Problem requirements: Below are the records. Reproduce the line that contains "Inox: High quality" and every line after it to the end, exactly and alone.

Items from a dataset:
-- Opening Marker --

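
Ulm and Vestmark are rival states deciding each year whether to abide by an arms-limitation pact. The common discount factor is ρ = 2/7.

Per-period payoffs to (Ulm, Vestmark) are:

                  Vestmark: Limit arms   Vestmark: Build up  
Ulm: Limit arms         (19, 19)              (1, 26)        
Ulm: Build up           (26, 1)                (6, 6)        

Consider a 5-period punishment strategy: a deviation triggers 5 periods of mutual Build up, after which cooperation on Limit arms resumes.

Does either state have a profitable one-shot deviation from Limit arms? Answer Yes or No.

A one-shot deviation gives 26 now, then 6 for 5 periods, then back to 19.
Gain from deviating: (26−19) today; loss: (19−6) in each of the next 5 periods.
No-deviation condition: (19−6)(ρ+…+ρ^5) ≥ 26−19, i.e. ρ+…+ρ^5 ≥ 7/13.
At ρ = 2/7: ρ+…+ρ^5 = 0.3992 < 0.5385.
So cooperation is not sustainable.

Yes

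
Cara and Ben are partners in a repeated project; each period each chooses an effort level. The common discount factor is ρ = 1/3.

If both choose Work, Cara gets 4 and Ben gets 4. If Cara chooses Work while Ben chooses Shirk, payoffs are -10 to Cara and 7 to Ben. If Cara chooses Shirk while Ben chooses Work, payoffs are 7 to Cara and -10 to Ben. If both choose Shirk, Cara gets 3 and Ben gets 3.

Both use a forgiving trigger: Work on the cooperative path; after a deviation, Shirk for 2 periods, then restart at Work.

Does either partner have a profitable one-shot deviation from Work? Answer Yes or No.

Yes

Comparing payoff streams over the 3 periods until play realigns: cooperate → 4(1+ρ+…+ρ^2); deviate → 7 + 3(ρ+…+ρ^2).
Cooperation is sustained iff (4−3)(ρ+…+ρ^2) ≥ 7−4.
ρ+…+ρ^2 = 1/3·(1−(1/3)^2)/(1−1/3) = 0.4444, and (7−4)/(4−3) = 3.0000.
0.4444 < 3.0000, so cooperation is not sustainable.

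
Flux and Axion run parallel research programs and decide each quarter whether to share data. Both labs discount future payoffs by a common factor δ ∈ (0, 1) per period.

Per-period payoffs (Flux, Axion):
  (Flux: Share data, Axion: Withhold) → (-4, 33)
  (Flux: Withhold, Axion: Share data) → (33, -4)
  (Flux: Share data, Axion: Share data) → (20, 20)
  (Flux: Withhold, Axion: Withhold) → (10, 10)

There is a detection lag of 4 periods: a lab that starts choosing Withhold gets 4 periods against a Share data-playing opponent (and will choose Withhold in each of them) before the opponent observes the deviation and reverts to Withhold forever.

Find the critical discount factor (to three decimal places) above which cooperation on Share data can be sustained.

A deviator earns 33 for 4 periods, then 10 forever; cooperating earns 20 forever. Multiplying the IC by (1−δ):
20 ≥ 33(1−δ^4) + 10δ^4, so 23·δ^4 ≥ 13 and δ^4 ≥ 13/23.
δ ≥ (13/23)^(1/4) ≈ 0.867.

0.867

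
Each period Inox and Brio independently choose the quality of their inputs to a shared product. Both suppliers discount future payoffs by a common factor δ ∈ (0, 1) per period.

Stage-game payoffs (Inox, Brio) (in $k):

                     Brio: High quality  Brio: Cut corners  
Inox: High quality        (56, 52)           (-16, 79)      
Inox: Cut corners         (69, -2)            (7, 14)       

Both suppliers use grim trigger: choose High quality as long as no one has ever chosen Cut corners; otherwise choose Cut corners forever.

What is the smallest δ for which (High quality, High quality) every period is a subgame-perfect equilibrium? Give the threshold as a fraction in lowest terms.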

-- Closing Marker --

Answer to the problem:
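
Inox: High quality        (56, 52)           (-16, 79)      
Inox: Cut corners         (69, -2)            (7, 14)       

Both suppliers use grim trigger: choose High quality as long as no one has ever chosen Cut corners; otherwise choose Cut corners forever.

What is the smallest δ for which (High quality, High quality) every period is a subgame-perfect equilibrium? Give the threshold as a fraction in lowest terms.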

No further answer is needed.